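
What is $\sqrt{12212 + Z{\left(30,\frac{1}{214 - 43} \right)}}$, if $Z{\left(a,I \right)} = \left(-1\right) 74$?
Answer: $17 \sqrt{42} \approx 110.17$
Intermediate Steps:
$Z{\left(a,I \right)} = -74$
$\sqrt{12212 + Z{\left(30,\frac{1}{214 - 43} \right)}} = \sqrt{12212 - 74} = \sqrt{12138} = 17 \sqrt{42}$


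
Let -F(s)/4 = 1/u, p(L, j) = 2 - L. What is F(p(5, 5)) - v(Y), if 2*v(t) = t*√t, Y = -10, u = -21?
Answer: 4/21 + 5*I*√10 ≈ 0.19048 + 15.811*I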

------------------------

Each line in the listing is to be returned exactly.

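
What is $\sqrt{12212 + Z{\left(30,\frac{1}{214 - 43} \right)}}$, if $Z{\left(a,I \right)} = \left(-1\right) 74$?
Answer: $17 \sqrt{42} \approx 110.17$
Intermediate Steps:
$Z{\left(a,I \right)} = -74$
$\sqrt{12212 + Z{\left(30,\frac{1}{214 - 43} \right)}} = \sqrt{12212 - 74} = \sqrt{12138} = 17 \sqrt{42}$


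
Let -F(s)/4 = 1/u, p(L, j) = 2 - L. What is F(p(5, 5)) - v(Y), if 2*v(t) = t*√t, Y = -10, u = -21?
Answer: 4/21 + 5*I*√10 ≈ 0.19048 + 15.811*I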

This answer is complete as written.